*** Opening of GIVEN RECORDS ***

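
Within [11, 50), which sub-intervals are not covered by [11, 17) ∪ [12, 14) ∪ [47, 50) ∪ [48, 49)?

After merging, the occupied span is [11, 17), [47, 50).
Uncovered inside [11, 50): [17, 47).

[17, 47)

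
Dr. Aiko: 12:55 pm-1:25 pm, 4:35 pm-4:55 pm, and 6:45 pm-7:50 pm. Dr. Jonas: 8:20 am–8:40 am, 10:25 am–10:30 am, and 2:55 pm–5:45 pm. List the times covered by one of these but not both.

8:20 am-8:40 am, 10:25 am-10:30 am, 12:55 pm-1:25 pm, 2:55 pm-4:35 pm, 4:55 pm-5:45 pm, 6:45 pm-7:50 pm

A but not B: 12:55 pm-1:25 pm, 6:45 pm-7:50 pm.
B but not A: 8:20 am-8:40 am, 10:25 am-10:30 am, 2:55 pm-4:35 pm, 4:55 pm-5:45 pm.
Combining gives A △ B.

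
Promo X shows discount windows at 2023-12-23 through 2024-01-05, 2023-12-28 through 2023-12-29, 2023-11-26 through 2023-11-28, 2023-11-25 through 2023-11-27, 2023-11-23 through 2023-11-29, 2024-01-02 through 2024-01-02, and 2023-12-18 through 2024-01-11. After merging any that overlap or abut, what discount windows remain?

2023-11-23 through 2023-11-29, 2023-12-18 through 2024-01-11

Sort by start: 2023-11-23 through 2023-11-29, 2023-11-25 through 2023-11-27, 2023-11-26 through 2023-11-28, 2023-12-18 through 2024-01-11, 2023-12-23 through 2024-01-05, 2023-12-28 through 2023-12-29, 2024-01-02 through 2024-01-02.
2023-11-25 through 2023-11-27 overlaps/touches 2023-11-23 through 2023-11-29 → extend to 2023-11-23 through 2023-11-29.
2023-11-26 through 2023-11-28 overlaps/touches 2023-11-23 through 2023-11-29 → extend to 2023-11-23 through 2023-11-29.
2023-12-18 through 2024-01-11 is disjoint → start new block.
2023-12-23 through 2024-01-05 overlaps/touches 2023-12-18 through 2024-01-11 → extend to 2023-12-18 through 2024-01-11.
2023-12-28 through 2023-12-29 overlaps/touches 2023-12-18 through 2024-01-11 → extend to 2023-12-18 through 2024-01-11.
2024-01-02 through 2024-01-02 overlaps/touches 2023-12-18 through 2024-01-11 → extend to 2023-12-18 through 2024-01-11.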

*** Close of GIVEN RECORDS ***

AIM OF THE TASK ->
Please repeat all the records above exactly as they appear.

TASK RESULT ->
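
Within [11, 50), which sub-intervals are not covered by [11, 17) ∪ [12, 14) ∪ [47, 50) ∪ [48, 49)?

After merging, the occupied span is [11, 17), [47, 50).
Uncovered inside [11, 50): [17, 47).

[17, 47)

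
Dr. Aiko: 12:55 pm-1:25 pm, 4:35 pm-4:55 pm, and 6:45 pm-7:50 pm. Dr. Jonas: 8:20 am–8:40 am, 10:25 am–10:30 am, and 2:55 pm–5:45 pm. List the times covered by one of these but not both.

8:20 am-8:40 am, 10:25 am-10:30 am, 12:55 pm-1:25 pm, 2:55 pm-4:35 pm, 4:55 pm-5:45 pm, 6:45 pm-7:50 pm

A but not B: 12:55 pm-1:25 pm, 6:45 pm-7:50 pm.
B but not A: 8:20 am-8:40 am, 10:25 am-10:30 am, 2:55 pm-4:35 pm, 4:55 pm-5:45 pm.
Combining gives A △ B.

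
Promo X shows discount windows at 2023-12-23 through 2024-01-05, 2023-12-28 through 2023-12-29, 2023-11-26 through 2023-11-28, 2023-11-25 through 2023-11-27, 2023-11-23 through 2023-11-29, 2024-01-02 through 2024-01-02, and 2023-12-18 through 2024-01-11. After merging any that overlap or abut, what discount windows remain?

2023-11-23 through 2023-11-29, 2023-12-18 through 2024-01-11

Sort by start: 2023-11-23 through 2023-11-29, 2023-11-25 through 2023-11-27, 2023-11-26 through 2023-11-28, 2023-12-18 through 2024-01-11, 2023-12-23 through 2024-01-05, 2023-12-28 through 2023-12-29, 2024-01-02 through 2024-01-02.
2023-11-25 through 2023-11-27 overlaps/touches 2023-11-23 through 2023-11-29 → extend to 2023-11-23 through 2023-11-29.
2023-11-26 through 2023-11-28 overlaps/touches 2023-11-23 through 2023-11-29 → extend to 2023-11-23 through 2023-11-29.
2023-12-18 through 2024-01-11 is disjoint → start new block.
2023-12-23 through 2024-01-05 overlaps/touches 2023-12-18 through 2024-01-11 → extend to 2023-12-18 through 2024-01-11.
2023-12-28 through 2023-12-29 overlaps/touches 2023-12-18 through 2024-01-11 → extend to 2023-12-18 through 2024-01-11.
2024-01-02 through 2024-01-02 overlaps/touches 2023-12-18 through 2024-01-11 → extend to 2023-12-18 through 2024-01-11.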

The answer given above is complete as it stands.